Your objective: From the entries below, copy every line that holds the word "mass".

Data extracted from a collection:
········

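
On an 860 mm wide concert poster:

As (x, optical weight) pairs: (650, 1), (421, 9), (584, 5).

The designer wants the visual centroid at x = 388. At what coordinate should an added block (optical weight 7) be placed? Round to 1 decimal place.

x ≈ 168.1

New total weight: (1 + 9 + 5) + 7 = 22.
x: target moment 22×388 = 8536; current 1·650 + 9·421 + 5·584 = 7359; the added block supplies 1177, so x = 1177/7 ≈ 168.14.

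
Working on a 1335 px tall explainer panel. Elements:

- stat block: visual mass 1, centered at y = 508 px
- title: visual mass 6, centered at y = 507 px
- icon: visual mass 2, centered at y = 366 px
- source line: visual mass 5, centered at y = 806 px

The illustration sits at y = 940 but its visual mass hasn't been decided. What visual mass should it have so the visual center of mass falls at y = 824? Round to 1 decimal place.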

········

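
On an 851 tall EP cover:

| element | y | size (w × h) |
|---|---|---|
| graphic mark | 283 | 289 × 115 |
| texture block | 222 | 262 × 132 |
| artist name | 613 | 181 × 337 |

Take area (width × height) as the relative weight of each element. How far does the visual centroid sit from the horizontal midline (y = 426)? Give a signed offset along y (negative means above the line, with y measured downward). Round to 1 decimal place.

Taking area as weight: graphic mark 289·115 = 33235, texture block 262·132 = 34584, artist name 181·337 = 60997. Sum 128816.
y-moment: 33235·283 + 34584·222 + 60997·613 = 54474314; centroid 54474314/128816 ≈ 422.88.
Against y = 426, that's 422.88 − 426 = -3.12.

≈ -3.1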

········

Output of the task:
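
- stat block: visual mass 1, centered at y = 508 px
- title: visual mass 6, centered at y = 507 px
- icon: visual mass 2, centered at y = 366 px
- source line: visual mass 5, centered at y = 806 px
The illustration sits at y = 940 but its visual mass hasn't been decided. What visual mass should it have so the visual center of mass falls at y = 824? Round to 1 decimal place.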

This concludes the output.